• **Required work**
All records are to be retyped faithfully and completely.

• **Supplied data**
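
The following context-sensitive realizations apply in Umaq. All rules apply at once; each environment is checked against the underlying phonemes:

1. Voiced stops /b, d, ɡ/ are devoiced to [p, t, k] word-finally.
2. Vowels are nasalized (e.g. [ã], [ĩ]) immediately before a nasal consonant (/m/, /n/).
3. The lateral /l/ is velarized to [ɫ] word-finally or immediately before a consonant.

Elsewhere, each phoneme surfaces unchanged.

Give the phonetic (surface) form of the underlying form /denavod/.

[dẽnavot]

/d/ — word-initial; rule 1 does not apply here → [d].
Rule 2 applies to /e/ (between /d/ and /n/: before a nasal consonant) → [ẽ].
/n/ — not in any rule's target class → [n].
/a/ (between /n/ and /v/): rule 2 targets it, but not before a nasal consonant → unchanged [a].
/v/ stays [v].
/o/ (between /v/ and /d/) fails the environment for rule 2, so it stays [o].
/d/ — word-final, word-finally — surfaces as [t] (rule 1).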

• **Response for this exercise**
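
The following context-sensitive realizations apply in Umaq. All rules apply at once; each environment is checked against the underlying phonemes:

1. Voiced stops /b, d, ɡ/ are devoiced to [p, t, k] word-finally.
2. Vowels are nasalized (e.g. [ã], [ĩ]) immediately before a nasal consonant (/m/, /n/).
3. The lateral /l/ is velarized to [ɫ] word-finally or immediately before a consonant.

Elsewhere, each phoneme surfaces unchanged.

Give the phonetic (surface) form of the underlying form /denavod/.

[dẽnavot]

/d/ — word-initial; rule 1 does not apply here → [d].
Rule 2 applies to /e/ (between /d/ and /n/: before a nasal consonant) → [ẽ].
/n/ — not in any rule's target class → [n].
/a/ (between /n/ and /v/): rule 2 targets it, but not before a nasal consonant → unchanged [a].
/v/ stays [v].
/o/ (between /v/ and /d/) fails the environment for rule 2, so it stays [o].
/d/ — word-final, word-finally — surfaces as [t] (rule 1).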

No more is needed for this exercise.